[Saved data entries]
***

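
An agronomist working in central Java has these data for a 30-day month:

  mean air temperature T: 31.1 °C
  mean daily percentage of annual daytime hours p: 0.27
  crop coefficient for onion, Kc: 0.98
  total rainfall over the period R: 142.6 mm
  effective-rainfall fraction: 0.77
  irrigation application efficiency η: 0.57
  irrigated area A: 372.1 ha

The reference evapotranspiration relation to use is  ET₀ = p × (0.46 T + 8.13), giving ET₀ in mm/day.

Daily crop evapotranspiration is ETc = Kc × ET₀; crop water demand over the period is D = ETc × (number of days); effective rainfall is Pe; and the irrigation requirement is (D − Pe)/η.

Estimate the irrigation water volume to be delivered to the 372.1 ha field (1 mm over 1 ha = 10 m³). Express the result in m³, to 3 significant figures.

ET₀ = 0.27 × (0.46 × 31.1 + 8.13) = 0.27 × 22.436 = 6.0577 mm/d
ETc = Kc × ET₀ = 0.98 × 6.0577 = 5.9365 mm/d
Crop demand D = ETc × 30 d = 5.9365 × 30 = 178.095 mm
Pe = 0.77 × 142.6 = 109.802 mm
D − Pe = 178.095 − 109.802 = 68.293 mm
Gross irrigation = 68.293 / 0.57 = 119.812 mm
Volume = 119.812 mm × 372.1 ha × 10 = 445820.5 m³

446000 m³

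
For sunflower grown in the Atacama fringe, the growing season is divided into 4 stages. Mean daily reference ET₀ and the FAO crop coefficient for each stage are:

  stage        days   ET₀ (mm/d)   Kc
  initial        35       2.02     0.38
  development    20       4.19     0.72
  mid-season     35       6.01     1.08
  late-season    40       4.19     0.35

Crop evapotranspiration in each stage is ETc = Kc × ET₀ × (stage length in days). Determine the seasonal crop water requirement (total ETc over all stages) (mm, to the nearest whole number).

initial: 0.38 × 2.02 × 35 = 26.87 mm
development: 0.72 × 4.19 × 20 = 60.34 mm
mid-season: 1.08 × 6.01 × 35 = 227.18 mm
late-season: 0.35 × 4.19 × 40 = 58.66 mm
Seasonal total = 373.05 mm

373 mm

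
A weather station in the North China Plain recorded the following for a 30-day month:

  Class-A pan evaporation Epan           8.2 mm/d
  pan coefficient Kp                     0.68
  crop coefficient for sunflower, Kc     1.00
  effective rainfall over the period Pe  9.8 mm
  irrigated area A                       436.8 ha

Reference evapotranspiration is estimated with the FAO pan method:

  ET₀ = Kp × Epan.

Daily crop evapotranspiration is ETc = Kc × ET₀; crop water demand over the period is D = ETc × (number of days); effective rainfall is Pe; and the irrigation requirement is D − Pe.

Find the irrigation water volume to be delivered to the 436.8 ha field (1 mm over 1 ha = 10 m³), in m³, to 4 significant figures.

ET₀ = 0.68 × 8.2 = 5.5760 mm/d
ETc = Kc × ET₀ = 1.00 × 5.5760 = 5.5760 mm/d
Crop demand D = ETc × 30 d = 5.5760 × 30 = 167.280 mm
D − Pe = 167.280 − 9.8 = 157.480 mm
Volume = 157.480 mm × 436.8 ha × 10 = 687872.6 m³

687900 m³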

***

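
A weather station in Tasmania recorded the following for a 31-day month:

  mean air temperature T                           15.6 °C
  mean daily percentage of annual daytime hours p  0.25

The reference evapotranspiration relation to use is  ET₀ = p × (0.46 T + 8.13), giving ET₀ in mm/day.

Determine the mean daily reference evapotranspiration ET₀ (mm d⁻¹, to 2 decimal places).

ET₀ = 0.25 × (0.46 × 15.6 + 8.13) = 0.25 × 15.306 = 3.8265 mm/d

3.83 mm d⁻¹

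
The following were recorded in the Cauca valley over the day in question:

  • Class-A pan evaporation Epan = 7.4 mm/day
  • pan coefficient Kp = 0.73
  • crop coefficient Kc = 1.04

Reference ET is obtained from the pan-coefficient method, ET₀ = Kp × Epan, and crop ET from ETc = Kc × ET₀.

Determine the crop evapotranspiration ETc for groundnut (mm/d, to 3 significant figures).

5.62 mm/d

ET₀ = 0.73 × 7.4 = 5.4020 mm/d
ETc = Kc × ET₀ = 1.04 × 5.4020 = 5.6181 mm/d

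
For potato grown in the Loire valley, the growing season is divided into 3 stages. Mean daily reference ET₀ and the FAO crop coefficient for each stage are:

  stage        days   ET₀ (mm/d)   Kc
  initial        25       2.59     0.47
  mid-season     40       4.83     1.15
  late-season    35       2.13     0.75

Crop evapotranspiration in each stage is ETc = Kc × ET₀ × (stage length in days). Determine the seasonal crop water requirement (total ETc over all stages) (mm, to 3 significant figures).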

***

Where a line above holds the string "into", copy that line.

_Problem solution_
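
For sunflower grown in the Atacama fringe, the growing season is divided into 4 stages. Mean daily reference ET₀ and the FAO crop coefficient for each stage are:
For potato grown in the Loire valley, the growing season is divided into 3 stages. Mean daily reference ET₀ and the FAO crop coefficient for each stage are: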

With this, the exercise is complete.